From the data below, return the exact lines starting at the line containing "A planner must choose which of 4" and ending at the line containing "C-α C-β C-γ C-δ C-ε C-ζ C-η C-θ", both included, and nothing else.

(Saved data entries)
* * * * * * *

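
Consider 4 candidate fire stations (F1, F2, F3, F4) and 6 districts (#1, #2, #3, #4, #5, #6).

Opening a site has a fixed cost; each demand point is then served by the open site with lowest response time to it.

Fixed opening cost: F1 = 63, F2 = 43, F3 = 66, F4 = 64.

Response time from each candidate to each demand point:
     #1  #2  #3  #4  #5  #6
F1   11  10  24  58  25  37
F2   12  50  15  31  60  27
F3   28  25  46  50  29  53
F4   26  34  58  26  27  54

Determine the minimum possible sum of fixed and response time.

Open {F1, F2}: assign each demand point to its cheapest open site.
  #1→F1 11, #2→F1 10, #3→F2 15, #4→F2 31, #5→F1 25, #6→F2 27
  response time 119, fixed 106 → total 225.
Compare {F1}: response time 165 + fixed 63 = 228.
Compare {F2}: response time 195 + fixed 43 = 238.
Compare {F2, F3}: response time 139 + fixed 109 = 248.
All other subsets cost ≥ 228. Minimum total cost: 225.

225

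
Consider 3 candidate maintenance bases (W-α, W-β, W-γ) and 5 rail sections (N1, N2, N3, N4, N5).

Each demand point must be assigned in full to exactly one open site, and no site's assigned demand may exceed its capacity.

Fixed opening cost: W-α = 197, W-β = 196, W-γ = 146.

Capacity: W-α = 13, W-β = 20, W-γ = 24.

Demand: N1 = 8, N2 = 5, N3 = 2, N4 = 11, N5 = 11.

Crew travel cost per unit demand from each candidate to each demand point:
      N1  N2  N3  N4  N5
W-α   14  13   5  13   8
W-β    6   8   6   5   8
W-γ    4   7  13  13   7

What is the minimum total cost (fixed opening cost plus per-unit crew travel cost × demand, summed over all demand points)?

Open {W-β, W-γ}; cheapest assignment that respects the capacities:
  W-β (cap 20, load 13): N3, N4 — cost 2×6 + 11×5 = 67
  W-γ (cap 24, load 24): N1, N2, N5 — cost 8×4 + 5×7 + 11×7 = 144
  Shipping 211, fixed 342 → total 553.
  Any other capacity-feasible assignment to {W-β, W-γ} ships for at least 211.
Compare {W-α, W-γ}: its best feasible assignment gives total 640.
Compare {W-α, W-β, W-γ}: its best feasible assignment gives total 748.
Every other set of open sites that can feasibly serve all demand totals ≥ 640 even under its best assignment. Minimum: 553.

553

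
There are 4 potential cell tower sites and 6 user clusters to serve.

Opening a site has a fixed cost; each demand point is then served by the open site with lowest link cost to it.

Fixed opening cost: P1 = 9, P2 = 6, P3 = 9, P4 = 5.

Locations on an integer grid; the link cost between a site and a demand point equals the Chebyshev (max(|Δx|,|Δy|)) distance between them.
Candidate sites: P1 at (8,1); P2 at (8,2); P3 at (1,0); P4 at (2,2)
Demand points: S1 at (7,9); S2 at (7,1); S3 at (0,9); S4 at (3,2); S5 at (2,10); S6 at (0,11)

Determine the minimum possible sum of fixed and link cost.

42

Open {P4}: assign each demand point to its cheapest open site.
  S1→P4 7, S2→P4 5, S3→P4 7, S4→P4 1, S5→P4 8, S6→P4 9
  link cost 37, fixed 5 → total 42.
Compare {P2}: link cost 38 + fixed 6 = 44.
Compare {P2, P4}: link cost 33 + fixed 11 = 44.
Compare {P1, P4}: link cost 33 + fixed 14 = 47.
All other subsets cost ≥ 44. Minimum total cost: 42.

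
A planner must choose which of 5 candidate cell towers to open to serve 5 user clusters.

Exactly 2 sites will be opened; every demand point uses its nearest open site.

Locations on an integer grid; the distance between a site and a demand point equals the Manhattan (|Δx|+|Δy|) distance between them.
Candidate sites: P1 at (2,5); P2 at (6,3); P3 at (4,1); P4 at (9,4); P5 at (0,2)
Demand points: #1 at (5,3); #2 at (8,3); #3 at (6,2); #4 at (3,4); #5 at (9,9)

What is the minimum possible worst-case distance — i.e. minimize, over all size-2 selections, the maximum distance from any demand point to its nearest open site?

5

Open {P1, P4}.
  Farthest demand point is #1 at distance 5 (to P1); all others are ≤ 5.
With {P2, P4} the worst case is 5.
With {P3, P4} the worst case is 5.
No size-2 selection achieves below 5.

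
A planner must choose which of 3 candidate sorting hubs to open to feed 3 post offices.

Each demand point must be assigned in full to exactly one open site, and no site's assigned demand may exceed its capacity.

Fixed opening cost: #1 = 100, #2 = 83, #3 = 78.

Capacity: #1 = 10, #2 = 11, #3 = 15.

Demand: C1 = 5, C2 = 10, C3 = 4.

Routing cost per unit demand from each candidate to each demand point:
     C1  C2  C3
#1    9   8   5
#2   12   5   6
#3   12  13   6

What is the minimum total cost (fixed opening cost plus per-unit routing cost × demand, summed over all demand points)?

Open {#2, #3}; cheapest assignment that respects the capacities:
  #2 (cap 11, load 10): C2 — cost 10×5 = 50
  #3 (cap 15, load 9): C1, C3 — cost 5×12 + 4×6 = 84
  Shipping 134, fixed 161 → total 295.
  Any other capacity-feasible assignment to {#2, #3} ships for at least 134.
Compare {#1, #2}: its best feasible assignment gives total 298.
Compare {#1, #3}: its best feasible assignment gives total 342.
Every other set of open sites that can feasibly serve all demand totals ≥ 298 even under its best assignment. Minimum: 295.

295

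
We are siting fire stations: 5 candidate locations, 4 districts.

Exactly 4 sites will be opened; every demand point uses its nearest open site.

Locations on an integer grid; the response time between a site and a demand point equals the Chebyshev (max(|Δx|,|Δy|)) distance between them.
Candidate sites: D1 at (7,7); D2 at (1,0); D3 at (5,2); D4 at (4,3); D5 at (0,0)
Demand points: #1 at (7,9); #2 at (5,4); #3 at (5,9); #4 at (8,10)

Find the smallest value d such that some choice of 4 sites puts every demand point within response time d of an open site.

Open {D1, D2, D3, D4}.
  Farthest demand point is #4 at response time 3 (to D1); all others are ≤ 3.
With {D1, D2, D3, D5} the worst case is 3.
With {D1, D2, D4, D5} the worst case is 3.
No size-4 selection achieves below 3.

3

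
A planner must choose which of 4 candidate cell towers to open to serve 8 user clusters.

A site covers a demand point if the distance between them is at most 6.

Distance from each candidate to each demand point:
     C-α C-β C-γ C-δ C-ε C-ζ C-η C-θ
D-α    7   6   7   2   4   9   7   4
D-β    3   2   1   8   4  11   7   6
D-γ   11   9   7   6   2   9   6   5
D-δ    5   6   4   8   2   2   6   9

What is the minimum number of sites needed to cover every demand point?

Coverage sets (demand points within 6 of each site):
  D-α: {C-β, C-δ, C-ε, C-θ}
  D-β: {C-α, C-β, C-γ, C-ε, C-θ}
  D-γ: {C-δ, C-ε, C-η, C-θ}
  D-δ: {C-α, C-β, C-γ, C-ε, C-ζ, C-η}
No single site covers all 8 demand points.
But {D-α, D-δ} covers everything, so the minimum is 2.

2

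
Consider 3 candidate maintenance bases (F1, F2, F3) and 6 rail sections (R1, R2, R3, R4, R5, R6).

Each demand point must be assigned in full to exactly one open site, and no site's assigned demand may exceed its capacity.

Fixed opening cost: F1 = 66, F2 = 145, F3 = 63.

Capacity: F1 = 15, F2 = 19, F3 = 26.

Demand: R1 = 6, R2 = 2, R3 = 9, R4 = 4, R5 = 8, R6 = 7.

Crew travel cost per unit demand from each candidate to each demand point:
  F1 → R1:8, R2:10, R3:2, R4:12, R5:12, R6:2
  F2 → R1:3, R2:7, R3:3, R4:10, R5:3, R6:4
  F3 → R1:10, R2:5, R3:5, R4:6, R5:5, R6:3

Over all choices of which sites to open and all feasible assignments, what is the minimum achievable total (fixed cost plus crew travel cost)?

Open {F1, F3}; cheapest assignment that respects the capacities:
  F1 (cap 15, load 15): R1, R3 — cost 6×8 + 9×2 = 66
  F3 (cap 26, load 21): R2, R4, R5, R6 — cost 2×5 + 4×6 + 8×5 + 7×3 = 95
  Shipping 161, fixed 129 → total 290.
  Any other capacity-feasible assignment to {F1, F3} ships for at least 161.
Compare {F2, F3}: its best feasible assignment gives total 348.
Compare {F1, F2, F3}: its best feasible assignment gives total 389.
Every other set of open sites that can feasibly serve all demand totals ≥ 348 even under its best assignment. Minimum: 290.

290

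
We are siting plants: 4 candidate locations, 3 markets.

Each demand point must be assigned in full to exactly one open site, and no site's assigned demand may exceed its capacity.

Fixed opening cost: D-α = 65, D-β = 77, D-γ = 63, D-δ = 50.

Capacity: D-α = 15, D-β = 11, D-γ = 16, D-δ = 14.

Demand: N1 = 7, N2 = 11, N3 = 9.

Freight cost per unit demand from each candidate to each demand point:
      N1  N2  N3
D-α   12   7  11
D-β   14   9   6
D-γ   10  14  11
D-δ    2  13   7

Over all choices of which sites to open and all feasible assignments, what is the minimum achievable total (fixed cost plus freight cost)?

Open {D-α, D-β, D-δ}; cheapest assignment that respects the capacities:
  D-α (cap 15, load 11): N2 — cost 11×7 = 77
  D-β (cap 11, load 9): N3 — cost 9×6 = 54
  D-δ (cap 14, load 7): N1 — cost 7×2 = 14
  Shipping 145, fixed 192 → total 337.
  Any other capacity-feasible assignment to {D-α, D-β, D-δ} ships for at least 145.
Compare {D-α, D-γ, D-δ}: its best feasible assignment gives total 368.
Compare {D-α, D-γ}: its best feasible assignment gives total 374.
Every other set of open sites that can feasibly serve all demand totals ≥ 368 even under its best assignment. Minimum: 337.

337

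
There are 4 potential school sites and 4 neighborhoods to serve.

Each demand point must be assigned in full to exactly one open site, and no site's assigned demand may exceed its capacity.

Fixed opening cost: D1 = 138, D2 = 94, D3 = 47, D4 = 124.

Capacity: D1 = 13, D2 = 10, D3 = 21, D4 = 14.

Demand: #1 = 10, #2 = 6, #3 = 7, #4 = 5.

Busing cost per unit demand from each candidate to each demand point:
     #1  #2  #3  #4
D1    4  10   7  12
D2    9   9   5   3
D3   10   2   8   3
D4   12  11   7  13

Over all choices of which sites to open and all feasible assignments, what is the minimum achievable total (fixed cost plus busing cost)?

303

Open {D2, D3}; cheapest assignment that respects the capacities:
  D2 (cap 10, load 7): #3 — cost 7×5 = 35
  D3 (cap 21, load 21): #1, #2, #4 — cost 10×10 + 6×2 + 5×3 = 127
  Shipping 162, fixed 141 → total 303.
  Any other capacity-feasible assignment to {D2, D3} ships for at least 162.
Compare {D1, D3}: its best feasible assignment gives total 308.
Compare {D3, D4}: its best feasible assignment gives total 347.
Every other set of open sites that can feasibly serve all demand totals ≥ 308 even under its best assignment. Minimum: 303.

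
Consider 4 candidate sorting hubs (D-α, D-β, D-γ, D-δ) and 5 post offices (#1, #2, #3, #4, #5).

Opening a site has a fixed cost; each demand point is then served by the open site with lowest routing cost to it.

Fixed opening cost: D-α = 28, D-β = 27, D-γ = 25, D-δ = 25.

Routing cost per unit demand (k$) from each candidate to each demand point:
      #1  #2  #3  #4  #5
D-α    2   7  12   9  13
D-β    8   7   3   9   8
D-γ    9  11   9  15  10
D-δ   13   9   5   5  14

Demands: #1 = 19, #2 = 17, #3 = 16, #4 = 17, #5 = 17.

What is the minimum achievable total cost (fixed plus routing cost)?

Open {D-α, D-β, D-δ}: assign each demand point to its cheapest open site.
  #1→D-α 19×2=38, #2→D-α 17×7=119, #3→D-β 16×3=48, #4→D-δ 17×5=85, #5→D-β 17×8=136
  routing cost 426, fixed 80 → total 506.
Compare {D-α, D-β, D-γ, D-δ}: routing cost 426 + fixed 105 = 531.
Compare {D-α, D-β}: routing cost 494 + fixed 55 = 549.
Compare {D-α, D-γ, D-δ}: routing cost 492 + fixed 78 = 570.
All other subsets cost ≥ 531. Minimum total cost: 506.

506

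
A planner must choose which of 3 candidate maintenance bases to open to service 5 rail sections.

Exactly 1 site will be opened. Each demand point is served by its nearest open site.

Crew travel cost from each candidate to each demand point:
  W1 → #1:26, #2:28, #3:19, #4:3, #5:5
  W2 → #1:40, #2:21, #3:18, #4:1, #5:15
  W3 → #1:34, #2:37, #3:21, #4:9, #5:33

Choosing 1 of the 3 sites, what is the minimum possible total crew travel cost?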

* * * * * * *

SOLUTION TO THE PROBLEM
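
A planner must choose which of 4 candidate cell towers to open to serve 8 user clusters.

A site covers a demand point if the distance between them is at most 6.

Distance from each candidate to each demand point:
     C-α C-β C-γ C-δ C-ε C-ζ C-η C-θ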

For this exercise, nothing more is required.